- **DATASET RECORDS**:
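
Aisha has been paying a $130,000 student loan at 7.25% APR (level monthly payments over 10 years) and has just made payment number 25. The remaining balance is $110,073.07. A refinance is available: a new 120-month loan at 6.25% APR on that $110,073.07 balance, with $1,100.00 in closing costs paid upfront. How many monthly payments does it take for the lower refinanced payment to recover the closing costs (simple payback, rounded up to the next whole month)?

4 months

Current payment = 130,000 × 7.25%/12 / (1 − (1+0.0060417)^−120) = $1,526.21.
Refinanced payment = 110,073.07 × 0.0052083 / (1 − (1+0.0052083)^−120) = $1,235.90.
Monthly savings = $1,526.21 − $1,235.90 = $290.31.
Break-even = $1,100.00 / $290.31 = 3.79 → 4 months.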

- **ACTIVITY**: Please restate the data word for word, every record included.

- **SOLUTION TO THIS PROBLEM**:
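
Aisha has been paying a $130,000 student loan at 7.25% APR (level monthly payments over 10 years) and has just made payment number 25. The remaining balance is $110,073.07. A refinance is available: a new 120-month loan at 6.25% APR on that $110,073.07 balance, with $1,100.00 in closing costs paid upfront. How many monthly payments does it take for the lower refinanced payment to recover the closing costs (simple payback, rounded up to the next whole month)?

4 months

Current payment = 130,000 × 7.25%/12 / (1 − (1+0.0060417)^−120) = $1,526.21.
Refinanced payment = 110,073.07 × 0.0052083 / (1 − (1+0.0052083)^−120) = $1,235.90.
Monthly savings = $1,526.21 − $1,235.90 = $290.31.
Break-even = $1,100.00 / $290.31 = 3.79 → 4 months.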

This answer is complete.